RECORD EXCERPTS
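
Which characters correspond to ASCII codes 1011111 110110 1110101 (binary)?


Codes (binary): 1011111 110110 1110101
Per-code ASCII lookup:
  1011111 = 95  (special character) → '_'
  110110 = 54  (range 48-57: digits, 54 - 48 = 6) → '6'
  1110101 = 117  (range 97-122: lowercase, 117 - 97 = 20) → 'u'
= '_6u'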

PROBLEM DETAILS
All of the material above should be printed again exactly as it is.

FINISHED EXERCISE
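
Which characters correspond to ASCII codes 1011111 110110 1110101 (binary)?


Codes (binary): 1011111 110110 1110101
Per-code ASCII lookup:
  1011111 = 95  (special character) → '_'
  110110 = 54  (range 48-57: digits, 54 - 48 = 6) → '6'
  1110101 = 117  (range 97-122: lowercase, 117 - 97 = 20) → 'u'
= '_6u'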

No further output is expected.